→ **Extracted material**
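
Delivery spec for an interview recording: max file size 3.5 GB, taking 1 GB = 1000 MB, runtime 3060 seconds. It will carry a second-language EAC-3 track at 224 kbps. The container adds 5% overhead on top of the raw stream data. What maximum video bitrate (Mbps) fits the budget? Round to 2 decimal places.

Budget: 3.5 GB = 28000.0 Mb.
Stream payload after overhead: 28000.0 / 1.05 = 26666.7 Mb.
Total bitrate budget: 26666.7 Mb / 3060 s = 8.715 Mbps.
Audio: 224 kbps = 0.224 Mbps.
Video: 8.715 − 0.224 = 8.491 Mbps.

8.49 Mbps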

→ **Exercise**
Please retype the data, matching it exactly.

→ **Answer space**
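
Delivery spec for an interview recording: max file size 3.5 GB, taking 1 GB = 1000 MB, runtime 3060 seconds. It will carry a second-language EAC-3 track at 224 kbps. The container adds 5% overhead on top of the raw stream data. What maximum video bitrate (Mbps) fits the budget? Round to 2 decimal places.

Budget: 3.5 GB = 28000.0 Mb.
Stream payload after overhead: 28000.0 / 1.05 = 26666.7 Mb.
Total bitrate budget: 26666.7 Mb / 3060 s = 8.715 Mbps.
Audio: 224 kbps = 0.224 Mbps.
Video: 8.715 − 0.224 = 8.491 Mbps.

8.49 Mbps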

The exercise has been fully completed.